[EXERCISE DATA]
____
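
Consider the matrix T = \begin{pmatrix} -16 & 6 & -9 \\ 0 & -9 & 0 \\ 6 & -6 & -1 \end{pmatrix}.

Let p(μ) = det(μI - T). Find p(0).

p(0) = det(0·I − T) = det(−T) = (−1)^3·det(T).
det(T) = -630, so p(0) = 630.

630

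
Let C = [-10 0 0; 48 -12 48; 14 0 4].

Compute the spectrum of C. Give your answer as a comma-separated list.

Compute the characteristic polynomial p(t) = det(tI - C).
Expanding along the first row, p(t) = t^3 + 18t^2 + 32t - 480.
Try t = 4: p(4) = 0, so 4 is a root.
Factor out (t - 4): p(t) = (t - 4)·(t^2 + 22t + 120).
The quadratic factors as (t + 12)·(t + 10).
Eigenvalues: -12, -10, 4.

-12, -10, 4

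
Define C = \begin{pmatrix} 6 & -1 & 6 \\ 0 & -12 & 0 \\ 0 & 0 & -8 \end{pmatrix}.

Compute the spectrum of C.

C is upper triangular, so its eigenvalues are the diagonal entries.
Diagonal: 6, -12, -8.

-12, -8, 6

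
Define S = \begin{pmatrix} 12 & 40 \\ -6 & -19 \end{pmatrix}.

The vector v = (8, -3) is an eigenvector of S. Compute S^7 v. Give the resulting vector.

(-17496, 6561)

First find the eigenvalue: Sv = (-24, 9) = -3·(8, -3), so λ = -3.
Then S^7 v = λ^7·v = (-3)^7·(8, -3) = -2187·(8, -3) = (-17496, 6561).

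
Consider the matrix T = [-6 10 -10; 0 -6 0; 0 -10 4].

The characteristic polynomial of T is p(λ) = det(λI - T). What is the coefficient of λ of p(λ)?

-12

p(λ) = λ^3 + 8λ^2 - 12λ - 144.
The coefficient of λ is -12.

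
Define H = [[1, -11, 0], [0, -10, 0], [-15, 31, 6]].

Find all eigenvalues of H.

The characteristic polynomial is p(λ) = det(λI - H).
Cofactor expansion gives p(λ) = λ^3 + 3λ^2 - 64λ + 60.
Since p(1) = 0, λ = 1 is a root.
Factor out (λ - 1): p(λ) = (λ - 1)·(λ^2 + 4λ - 60).
The quadratic factors as (λ + 10)·(λ - 6).
Eigenvalues: -10, 1, 6.

-10, 1, 6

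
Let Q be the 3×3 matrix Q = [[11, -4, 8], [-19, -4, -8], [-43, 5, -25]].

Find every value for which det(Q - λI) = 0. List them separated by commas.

The characteristic polynomial is p(λ) = det(λI - Q).
Expanding along the first row, p(λ) = λ^3 + 18λ^2 + 89λ + 72.
Try λ = -9: p(-9) = 0, so -9 is a root.
Factor out (λ + 9): p(λ) = (λ + 9)·(λ^2 + 9λ + 8).
The quadratic factors as (λ + 8)·(λ + 1).
Eigenvalues: -9, -8, -1.

-9, -8, -1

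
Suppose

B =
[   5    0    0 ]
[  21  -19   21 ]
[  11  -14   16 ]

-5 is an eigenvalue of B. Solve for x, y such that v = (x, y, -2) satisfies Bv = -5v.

0, -3

We need (B + 5I)v = 0.
B + 5I = [[10, 0, 0], [21, -14, 21], [11, -14, 21]].
Row 1: (10)·x + (0)·y + (0)·-2 = 0
Row 2: (21)·x + (-14)·y + (21)·-2 = 0
Row 3: (11)·x + (-14)·y + (21)·-2 = 0
Solving gives x = 0, y = -3.
Check: B·(0, -3, -2) = (0, 15, 10) = -5·(0, -3, -2).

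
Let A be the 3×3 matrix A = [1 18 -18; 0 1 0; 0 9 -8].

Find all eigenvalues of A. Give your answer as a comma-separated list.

-8, 1, 1

The characteristic polynomial is p(t) = det(tI - A).
Cofactor expansion gives p(t) = t^3 + 6t^2 - 15t + 8.
Since p(1) = 0, t = 1 is a root.
Dividing by (t - 1) leaves t^2 + 7t - 8.
The quadratic factors as (t + 8)·(t - 1).
Eigenvalues: -8, 1, 1.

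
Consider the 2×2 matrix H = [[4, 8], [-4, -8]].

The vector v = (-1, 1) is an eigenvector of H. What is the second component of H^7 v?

-16384

First find the eigenvalue: Hv = (4, -4) = -4·(-1, 1), so λ = -4.
Then H^7 v = λ^7·v = (-4)^7·(-1, 1) = -16384·(-1, 1) = (16384, -16384).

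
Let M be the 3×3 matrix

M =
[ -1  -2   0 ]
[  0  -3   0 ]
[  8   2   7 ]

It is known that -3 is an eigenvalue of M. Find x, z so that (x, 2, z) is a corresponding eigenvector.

We need (M + 3I)v = 0.
M + 3I = [[2, -2, 0], [0, 0, 0], [8, 2, 10]].
Row 1: (2)·x + (-2)·2 + (0)·z = 0
Row 2: (0)·x + (0)·2 + (0)·z = 0
Row 3: (8)·x + (2)·2 + (10)·z = 0
Solving gives x = 2, z = -2.
Check: M·(2, 2, -2) = (-6, -6, 6) = -3·(2, 2, -2).

2, -2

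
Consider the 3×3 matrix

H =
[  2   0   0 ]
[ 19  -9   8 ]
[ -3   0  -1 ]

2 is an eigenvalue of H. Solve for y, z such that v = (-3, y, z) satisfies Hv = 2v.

-3, 3

We need (H - 2I)v = 0.
H - 2I = [[0, 0, 0], [19, -11, 8], [-3, 0, -3]].
Row 1: (0)·-3 + (0)·y + (0)·z = 0
Row 2: (19)·-3 + (-11)·y + (8)·z = 0
Row 3: (-3)·-3 + (0)·y + (-3)·z = 0
Solving gives y = -3, z = 3.
Check: H·(-3, -3, 3) = (-6, -6, 6) = 2·(-3, -3, 3).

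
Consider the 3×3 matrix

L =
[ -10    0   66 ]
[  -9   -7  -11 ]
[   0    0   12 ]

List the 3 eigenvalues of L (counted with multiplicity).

Compute the characteristic polynomial p(t) = det(tI - L).
Expanding the 3×3 determinant: p(t) = t^3 + 5t^2 - 134t - 840.
Since p(-7) = 0, t = -7 is a root.
Dividing by (t + 7) leaves t^2 - 2t - 120.
The quadratic factors as (t + 10)·(t - 12).
Eigenvalues: -10, -7, 12.

-10, -7, 12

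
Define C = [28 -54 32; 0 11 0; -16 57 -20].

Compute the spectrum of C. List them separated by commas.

The characteristic polynomial is p(λ) = det(λI - C).
Cofactor expansion gives p(λ) = λ^3 - 19λ^2 + 40λ + 528.
Rational-root test: λ = -4 gives p(-4) = 0.
Dividing by (λ + 4) leaves λ^2 - 23λ + 132.
The quadratic factors as (λ - 11)·(λ - 12).
Eigenvalues: -4, 11, 12.

-4, 11, 12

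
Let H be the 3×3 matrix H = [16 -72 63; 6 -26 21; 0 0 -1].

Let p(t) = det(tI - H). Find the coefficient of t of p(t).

p(t) = t^3 + 11t^2 + 26t + 16.
The coefficient of t is 26.

26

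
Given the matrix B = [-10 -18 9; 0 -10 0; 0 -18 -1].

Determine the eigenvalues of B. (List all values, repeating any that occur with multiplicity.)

-10, -10, -1

Set up det(rI - B) = 0.
Cofactor expansion gives p(r) = r^3 + 21r^2 + 120r + 100.
Since p(-1) = 0, r = -1 is a root.
Factor out (r + 1): p(r) = (r + 1)·(r^2 + 20r + 100).
The quadratic factor is (r + 10)^2.
Eigenvalues: -10, -10, -1.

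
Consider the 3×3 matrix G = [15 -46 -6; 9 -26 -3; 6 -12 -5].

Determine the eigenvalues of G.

Set up det(tI - G) = 0.
Expanding along the first row, p(t) = t^3 + 16t^2 + 79t + 120.
Rational-root test: t = -5 gives p(-5) = 0.
Factor out (t + 5): p(t) = (t + 5)·(t^2 + 11t + 24).
The quadratic factors as (t + 8)·(t + 3).
Eigenvalues: -8, -5, -3.

-8, -5, -3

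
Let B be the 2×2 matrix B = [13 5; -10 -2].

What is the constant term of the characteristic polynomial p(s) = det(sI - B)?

24

p(0) = det(0·I − B) = det(−B) = (−1)^2·det(B).
det(B) = 24, so p(0) = 24.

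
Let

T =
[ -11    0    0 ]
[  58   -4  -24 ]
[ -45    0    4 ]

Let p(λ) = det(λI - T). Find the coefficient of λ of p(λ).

p(λ) = λ^3 + 11λ^2 - 16λ - 176.
The coefficient of λ is -16.

-16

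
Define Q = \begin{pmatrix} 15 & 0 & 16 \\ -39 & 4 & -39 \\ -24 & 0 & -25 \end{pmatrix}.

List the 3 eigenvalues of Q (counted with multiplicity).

Compute the characteristic polynomial p(t) = det(tI - Q).
Expanding along the first row, p(t) = t^3 + 6t^2 - 31t - 36.
Rational-root test: t = -1 gives p(-1) = 0.
Factor out (t + 1): p(t) = (t + 1)·(t^2 + 5t - 36).
The quadratic factors as (t + 9)·(t - 4).
Eigenvalues: -9, -1, 4.

-9, -1, 4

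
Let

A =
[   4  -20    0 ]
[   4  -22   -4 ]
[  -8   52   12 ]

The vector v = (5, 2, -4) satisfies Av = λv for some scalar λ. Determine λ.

Compute Av: A·(5, 2, -4) = (-20, -8, 16).
Since Av = λv, compare component 1: -20 = λ·5, so λ = -4.

-4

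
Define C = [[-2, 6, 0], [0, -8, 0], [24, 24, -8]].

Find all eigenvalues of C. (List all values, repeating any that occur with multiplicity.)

The characteristic polynomial is p(λ) = det(λI - C).
Expanding along the first row, p(λ) = λ^3 + 18λ^2 + 96λ + 128.
Since p(-8) = 0, λ = -8 is a root.
Dividing by (λ + 8) leaves λ^2 + 10λ + 16.
The quadratic factors as (λ + 8)·(λ + 2).
Eigenvalues: -8, -8, -2.

-8, -8, -2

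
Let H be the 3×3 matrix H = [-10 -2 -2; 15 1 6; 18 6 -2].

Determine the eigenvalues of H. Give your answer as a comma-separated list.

Compute the characteristic polynomial p(s) = det(sI - H).
Expanding the 3×3 determinant: p(s) = s^3 + 11s^2 + 38s + 40.
Try s = -2: p(-2) = 0, so -2 is a root.
Factor out (s + 2): p(s) = (s + 2)·(s^2 + 9s + 20).
The quadratic factors as (s + 5)·(s + 4).
Eigenvalues: -5, -4, -2.

-5, -4, -2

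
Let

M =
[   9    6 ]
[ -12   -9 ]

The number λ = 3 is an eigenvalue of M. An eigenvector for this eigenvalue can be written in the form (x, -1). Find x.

1

We need (M - 3I)v = 0.
M - 3I = [[6, 6], [-12, -12]].
Row 1: (6)·x + (6)·-1 = 0
Row 2: (-12)·x + (-12)·-1 = 0
Solving gives x = 1.
Check: M·(1, -1) = (3, -3) = 3·(1, -1).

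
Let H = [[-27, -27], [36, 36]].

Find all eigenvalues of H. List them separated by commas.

0, 9

det(H - sI) = (-27 - s)(36 - s) - (-27)·(36) = s^2 - 9s.
This factors as s·(s - 9) = 0.
Eigenvalues: 0, 9.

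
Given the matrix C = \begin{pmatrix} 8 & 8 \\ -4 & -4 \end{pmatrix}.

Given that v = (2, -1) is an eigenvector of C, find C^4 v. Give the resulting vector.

First find the eigenvalue: Cv = (8, -4) = 4·(2, -1), so λ = 4.
Then C^4 v = λ^4·v = 4^4·(2, -1) = 256·(2, -1) = (512, -256).

(512, -256)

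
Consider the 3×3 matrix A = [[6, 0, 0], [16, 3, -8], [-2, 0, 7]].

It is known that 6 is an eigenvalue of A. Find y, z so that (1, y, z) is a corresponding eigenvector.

We need (A - 6I)v = 0.
A - 6I = [[0, 0, 0], [16, -3, -8], [-2, 0, 1]].
Row 1: (0)·1 + (0)·y + (0)·z = 0
Row 2: (16)·1 + (-3)·y + (-8)·z = 0
Row 3: (-2)·1 + (0)·y + (1)·z = 0
Solving gives y = 0, z = 2.
Check: A·(1, 0, 2) = (6, 0, 12) = 6·(1, 0, 2).

0, 2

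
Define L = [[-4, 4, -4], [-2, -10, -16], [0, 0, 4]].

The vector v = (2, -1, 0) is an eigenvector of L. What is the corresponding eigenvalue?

Compute Lv: L·(2, -1, 0) = (-12, 6, 0).
Since Lv = λv, compare component 1: -12 = λ·2, so λ = -6.

-6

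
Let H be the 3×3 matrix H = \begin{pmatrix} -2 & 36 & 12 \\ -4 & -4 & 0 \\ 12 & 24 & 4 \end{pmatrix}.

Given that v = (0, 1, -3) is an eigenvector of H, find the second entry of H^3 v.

First find the eigenvalue: Hv = (0, -4, 12) = -4·(0, 1, -3), so λ = -4.
Then H^3 v = λ^3·v = (-4)^3·(0, 1, -3) = -64·(0, 1, -3) = (0, -64, 192).

-64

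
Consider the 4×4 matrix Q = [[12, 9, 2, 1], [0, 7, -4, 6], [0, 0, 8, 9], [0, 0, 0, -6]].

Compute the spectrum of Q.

Q is upper triangular, so its eigenvalues are the diagonal entries.
Diagonal: 12, 7, 8, -6.

-6, 7, 8, 12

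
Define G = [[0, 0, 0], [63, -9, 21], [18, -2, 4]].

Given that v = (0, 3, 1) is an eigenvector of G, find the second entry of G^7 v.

-384

First find the eigenvalue: Gv = (0, -6, -2) = -2·(0, 3, 1), so λ = -2.
Then G^7 v = λ^7·v = (-2)^7·(0, 3, 1) = -128·(0, 3, 1) = (0, -384, -128).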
____
[EXERCISE INSTRUCTIONS] From the first line of the data above to the line containing "[-15, 31, 6]].", repeat everything exactly and add nothing.

[TASK RESPONSE]
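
Consider the matrix T = \begin{pmatrix} -16 & 6 & -9 \\ 0 & -9 & 0 \\ 6 & -6 & -1 \end{pmatrix}.

Let p(μ) = det(μI - T). Find p(0).

p(0) = det(0·I − T) = det(−T) = (−1)^3·det(T).
det(T) = -630, so p(0) = 630.

630

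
Let C = [-10 0 0; 48 -12 48; 14 0 4].

Compute the spectrum of C. Give your answer as a comma-separated list.

Compute the characteristic polynomial p(t) = det(tI - C).
Expanding along the first row, p(t) = t^3 + 18t^2 + 32t - 480.
Try t = 4: p(4) = 0, so 4 is a root.
Factor out (t - 4): p(t) = (t - 4)·(t^2 + 22t + 120).
The quadratic factors as (t + 12)·(t + 10).
Eigenvalues: -12, -10, 4.

-12, -10, 4

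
Define C = \begin{pmatrix} 6 & -1 & 6 \\ 0 & -12 & 0 \\ 0 & 0 & -8 \end{pmatrix}.

Compute the spectrum of C.

C is upper triangular, so its eigenvalues are the diagonal entries.
Diagonal: 6, -12, -8.

-12, -8, 6

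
Define S = \begin{pmatrix} 12 & 40 \\ -6 & -19 \end{pmatrix}.

The vector v = (8, -3) is an eigenvector of S. Compute S^7 v. Give the resulting vector.

(-17496, 6561)

First find the eigenvalue: Sv = (-24, 9) = -3·(8, -3), so λ = -3.
Then S^7 v = λ^7·v = (-3)^7·(8, -3) = -2187·(8, -3) = (-17496, 6561).

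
Consider the matrix T = [-6 10 -10; 0 -6 0; 0 -10 4].

The characteristic polynomial of T is p(λ) = det(λI - T). What is the coefficient of λ of p(λ)?

-12

p(λ) = λ^3 + 8λ^2 - 12λ - 144.
The coefficient of λ is -12.

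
Define H = [[1, -11, 0], [0, -10, 0], [-15, 31, 6]].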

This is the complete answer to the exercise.